■ **Material provided**:
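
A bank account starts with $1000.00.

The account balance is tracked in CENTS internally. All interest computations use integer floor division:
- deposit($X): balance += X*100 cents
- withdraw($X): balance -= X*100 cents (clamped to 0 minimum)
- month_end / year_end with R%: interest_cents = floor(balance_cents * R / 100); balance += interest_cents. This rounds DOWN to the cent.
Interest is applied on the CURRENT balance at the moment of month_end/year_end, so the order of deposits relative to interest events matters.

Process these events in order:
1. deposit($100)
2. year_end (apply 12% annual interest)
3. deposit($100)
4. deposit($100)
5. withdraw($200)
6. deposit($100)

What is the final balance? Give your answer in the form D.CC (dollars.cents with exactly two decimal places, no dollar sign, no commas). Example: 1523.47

After 1 (deposit($100)): balance=$1100.00 total_interest=$0.00
After 2 (year_end (apply 12% annual interest)): balance=$1232.00 total_interest=$132.00
After 3 (deposit($100)): balance=$1332.00 total_interest=$132.00
After 4 (deposit($100)): balance=$1432.00 total_interest=$132.00
After 5 (withdraw($200)): balance=$1232.00 total_interest=$132.00
After 6 (deposit($100)): balance=$1332.00 total_interest=$132.00

Answer: 1332.00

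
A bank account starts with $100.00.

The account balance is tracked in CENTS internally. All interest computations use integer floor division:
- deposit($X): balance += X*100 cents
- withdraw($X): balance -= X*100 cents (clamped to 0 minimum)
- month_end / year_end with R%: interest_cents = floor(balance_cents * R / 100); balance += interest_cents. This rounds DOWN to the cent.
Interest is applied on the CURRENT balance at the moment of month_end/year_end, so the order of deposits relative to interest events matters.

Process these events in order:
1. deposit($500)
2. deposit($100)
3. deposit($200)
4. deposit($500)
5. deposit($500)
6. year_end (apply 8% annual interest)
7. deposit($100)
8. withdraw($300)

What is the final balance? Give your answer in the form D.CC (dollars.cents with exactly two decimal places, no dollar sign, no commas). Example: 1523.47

Answer: 1852.00

Derivation:
After 1 (deposit($500)): balance=$600.00 total_interest=$0.00
After 2 (deposit($100)): balance=$700.00 total_interest=$0.00
After 3 (deposit($200)): balance=$900.00 total_interest=$0.00
After 4 (deposit($500)): balance=$1400.00 total_interest=$0.00
After 5 (deposit($500)): balance=$1900.00 total_interest=$0.00
After 6 (year_end (apply 8% annual interest)): balance=$2052.00 total_interest=$152.00
After 7 (deposit($100)): balance=$2152.00 total_interest=$152.00
After 8 (withdraw($300)): balance=$1852.00 total_interest=$152.00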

■ **What you have to do**:
Copy out every entry above exactly.

■ **Solution to this exercise**:
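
A bank account starts with $1000.00.

The account balance is tracked in CENTS internally. All interest computations use integer floor division:
- deposit($X): balance += X*100 cents
- withdraw($X): balance -= X*100 cents (clamped to 0 minimum)
- month_end / year_end with R%: interest_cents = floor(balance_cents * R / 100); balance += interest_cents. This rounds DOWN to the cent.
Interest is applied on the CURRENT balance at the moment of month_end/year_end, so the order of deposits relative to interest events matters.

Process these events in order:
1. deposit($100)
2. year_end (apply 12% annual interest)
3. deposit($100)
4. deposit($100)
5. withdraw($200)
6. deposit($100)

What is the final balance? Give your answer in the form D.CC (dollars.cents with exactly two decimal places, no dollar sign, no commas). Example: 1523.47

After 1 (deposit($100)): balance=$1100.00 total_interest=$0.00
After 2 (year_end (apply 12% annual interest)): balance=$1232.00 total_interest=$132.00
After 3 (deposit($100)): balance=$1332.00 total_interest=$132.00
After 4 (deposit($100)): balance=$1432.00 total_interest=$132.00
After 5 (withdraw($200)): balance=$1232.00 total_interest=$132.00
After 6 (deposit($100)): balance=$1332.00 total_interest=$132.00

Answer: 1332.00

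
A bank account starts with $100.00.

The account balance is tracked in CENTS internally. All interest computations use integer floor division:
- deposit($X): balance += X*100 cents
- withdraw($X): balance -= X*100 cents (clamped to 0 minimum)
- month_end / year_end with R%: interest_cents = floor(balance_cents * R / 100); balance += interest_cents. This rounds DOWN to the cent.
Interest is applied on the CURRENT balance at the moment of month_end/year_end, so the order of deposits relative to interest events matters.

Process these events in order:
1. deposit($500)
2. deposit($100)
3. deposit($200)
4. deposit($500)
5. deposit($500)
6. year_end (apply 8% annual interest)
7. deposit($100)
8. withdraw($300)

What is the final balance? Give your answer in the form D.CC (dollars.cents with exactly two decimal places, no dollar sign, no commas). Example: 1523.47

Answer: 1852.00

Derivation:
After 1 (deposit($500)): balance=$600.00 total_interest=$0.00
After 2 (deposit($100)): balance=$700.00 total_interest=$0.00
After 3 (deposit($200)): balance=$900.00 total_interest=$0.00
After 4 (deposit($500)): balance=$1400.00 total_interest=$0.00
After 5 (deposit($500)): balance=$1900.00 total_interest=$0.00
After 6 (year_end (apply 8% annual interest)): balance=$2052.00 total_interest=$152.00
After 7 (deposit($100)): balance=$2152.00 total_interest=$152.00
After 8 (withdraw($300)): balance=$1852.00 total_interest=$152.00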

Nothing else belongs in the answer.